─── Record excerpts
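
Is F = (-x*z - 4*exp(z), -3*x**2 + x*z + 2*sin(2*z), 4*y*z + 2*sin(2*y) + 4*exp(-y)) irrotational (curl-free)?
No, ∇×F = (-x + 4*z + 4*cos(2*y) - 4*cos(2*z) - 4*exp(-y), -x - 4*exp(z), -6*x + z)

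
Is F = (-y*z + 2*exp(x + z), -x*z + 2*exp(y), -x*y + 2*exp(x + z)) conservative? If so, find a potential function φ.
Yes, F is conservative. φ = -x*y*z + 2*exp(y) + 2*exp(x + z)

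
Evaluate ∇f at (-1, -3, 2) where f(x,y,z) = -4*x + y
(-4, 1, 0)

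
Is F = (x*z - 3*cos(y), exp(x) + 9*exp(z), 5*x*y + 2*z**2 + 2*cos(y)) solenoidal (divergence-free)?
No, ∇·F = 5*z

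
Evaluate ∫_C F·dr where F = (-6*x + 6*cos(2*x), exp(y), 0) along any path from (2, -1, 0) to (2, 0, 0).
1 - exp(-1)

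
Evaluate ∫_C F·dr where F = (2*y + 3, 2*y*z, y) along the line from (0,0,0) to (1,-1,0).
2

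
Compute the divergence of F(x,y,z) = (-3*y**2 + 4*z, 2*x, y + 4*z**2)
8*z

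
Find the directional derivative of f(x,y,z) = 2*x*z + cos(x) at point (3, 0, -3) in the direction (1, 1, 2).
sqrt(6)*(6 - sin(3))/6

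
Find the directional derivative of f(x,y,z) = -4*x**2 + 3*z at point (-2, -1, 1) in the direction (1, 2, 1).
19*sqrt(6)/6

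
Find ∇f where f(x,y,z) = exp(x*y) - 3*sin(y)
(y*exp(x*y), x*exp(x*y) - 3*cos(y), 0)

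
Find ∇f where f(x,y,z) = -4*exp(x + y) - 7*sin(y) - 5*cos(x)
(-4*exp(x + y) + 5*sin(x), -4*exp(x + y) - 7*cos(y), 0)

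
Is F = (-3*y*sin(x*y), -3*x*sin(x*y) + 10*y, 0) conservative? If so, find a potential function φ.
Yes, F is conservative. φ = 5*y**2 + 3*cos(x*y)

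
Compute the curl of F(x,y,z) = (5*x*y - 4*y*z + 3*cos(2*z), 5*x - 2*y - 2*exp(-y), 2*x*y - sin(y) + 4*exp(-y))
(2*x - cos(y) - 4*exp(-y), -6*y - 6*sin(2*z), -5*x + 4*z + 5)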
──────
Your task is to copy exactly, and only, the lines from the line with "Is F = (x*z" through the last line of the entries, both included.

Result for this exercise —
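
Is F = (x*z - 3*cos(y), exp(x) + 9*exp(z), 5*x*y + 2*z**2 + 2*cos(y)) solenoidal (divergence-free)?
No, ∇·F = 5*z

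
Evaluate ∫_C F·dr where F = (-6*x + 6*cos(2*x), exp(y), 0) along any path from (2, -1, 0) to (2, 0, 0).
1 - exp(-1)

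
Evaluate ∫_C F·dr where F = (2*y + 3, 2*y*z, y) along the line from (0,0,0) to (1,-1,0).
2

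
Compute the divergence of F(x,y,z) = (-3*y**2 + 4*z, 2*x, y + 4*z**2)
8*z

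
Find the directional derivative of f(x,y,z) = 2*x*z + cos(x) at point (3, 0, -3) in the direction (1, 1, 2).
sqrt(6)*(6 - sin(3))/6

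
Find the directional derivative of f(x,y,z) = -4*x**2 + 3*z at point (-2, -1, 1) in the direction (1, 2, 1).
19*sqrt(6)/6

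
Find ∇f where f(x,y,z) = exp(x*y) - 3*sin(y)
(y*exp(x*y), x*exp(x*y) - 3*cos(y), 0)

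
Find ∇f where f(x,y,z) = -4*exp(x + y) - 7*sin(y) - 5*cos(x)
(-4*exp(x + y) + 5*sin(x), -4*exp(x + y) - 7*cos(y), 0)

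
Is F = (-3*y*sin(x*y), -3*x*sin(x*y) + 10*y, 0) conservative? If so, find a potential function φ.
Yes, F is conservative. φ = 5*y**2 + 3*cos(x*y)

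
Compute the curl of F(x,y,z) = (5*x*y - 4*y*z + 3*cos(2*z), 5*x - 2*y - 2*exp(-y), 2*x*y - sin(y) + 4*exp(-y))
(2*x - cos(y) - 4*exp(-y), -6*y - 6*sin(2*z), -5*x + 4*z + 5)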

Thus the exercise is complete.